*** Begin section ***
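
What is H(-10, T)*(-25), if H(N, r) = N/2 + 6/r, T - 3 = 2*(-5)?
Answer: 1025/7 ≈ 146.43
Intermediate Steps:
T = -7 (T = 3 + 2*(-5) = 3 - 10 = -7)
H(N, r) = N/2 + 6/r (H(N, r) = N*(½) + 6/r = N/2 + 6/r)
H(-10, T)*(-25) = ((½)*(-10) + 6/(-7))*(-25) = (-5 + 6*(-⅐))*(-25) = (-5 - 6/7)*(-25) = -41/7*(-25) = 1025/7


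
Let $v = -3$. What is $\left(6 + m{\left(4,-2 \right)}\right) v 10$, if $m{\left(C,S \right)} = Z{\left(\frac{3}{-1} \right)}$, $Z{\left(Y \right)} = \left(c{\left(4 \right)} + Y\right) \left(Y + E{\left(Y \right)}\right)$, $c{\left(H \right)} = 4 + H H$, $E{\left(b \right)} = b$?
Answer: $2880$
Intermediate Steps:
$c{\left(H \right)} = 4 + H^{2}$
$Z{\left(Y \right)} = 2 Y \left(20 + Y\right)$ ($Z{\left(Y \right)} = \left(\left(4 + 4^{2}\right) + Y\right) \left(Y + Y\right) = \left(\left(4 + 16\right) + Y\right) 2 Y = \left(20 + Y\right) 2 Y = 2 Y \left(20 + Y\right)$)
$m{\left(C,S \right)} = -102$ ($m{\left(C,S \right)} = 2 \frac{3}{-1} \left(20 + \frac{3}{-1}\right) = 2 \cdot 3 \left(-1\right) \left(20 + 3 \left(-1\right)\right) = 2 \left(-3\right) \left(20 - 3\right) = 2 \left(-3\right) 17 = -102$)
$\left(6 + m{\left(4,-2 \right)}\right) v 10 = \left(6 - 102\right) \left(-3\right) 10 = \left(-96\right) \left(-3\right) 10 = 288 \cdot 10 = 2880$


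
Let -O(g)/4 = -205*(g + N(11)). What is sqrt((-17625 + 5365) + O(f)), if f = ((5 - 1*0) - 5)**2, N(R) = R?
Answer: 18*I*sqrt(10) ≈ 56.921*I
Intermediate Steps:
f = 0 (f = ((5 + 0) - 5)**2 = (5 - 5)**2 = 0**2 = 0)
O(g) = 9020 + 820*g (O(g) = -(-820)*(g + 11) = -(-820)*(11 + g) = -4*(-2255 - 205*g) = 9020 + 820*g)
sqrt((-17625 + 5365) + O(f)) = sqrt((-17625 + 5365) + (9020 + 820*0)) = sqrt(-12260 + (9020 + 0)) = sqrt(-12260 + 9020) = sqrt(-3240) = 18*I*sqrt(10)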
*** End section ***
* **WORK INSTRUCTIONS**:
Go through the records line by line, and copy each line that holds the string "What".

* **ANSWER SECTION**:
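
What is H(-10, T)*(-25), if H(N, r) = N/2 + 6/r, T - 3 = 2*(-5)?
Let $v = -3$. What is $\left(6 + m{\left(4,-2 \right)}\right) v 10$, if $m{\left(C,S \right)} = Z{\left(\frac{3}{-1} \right)}$, $Z{\left(Y \right)} = \left(c{\left(4 \right)} + Y\right) \left(Y + E{\left(Y \right)}\right)$, $c{\left(H \right)} = 4 + H H$, $E{\left(b \right)} = b$?
Let -O(g)/4 = -205*(g + N(11)). What is sqrt((-17625 + 5365) + O(f)), if f = ((5 - 1*0) - 5)**2, N(R) = R?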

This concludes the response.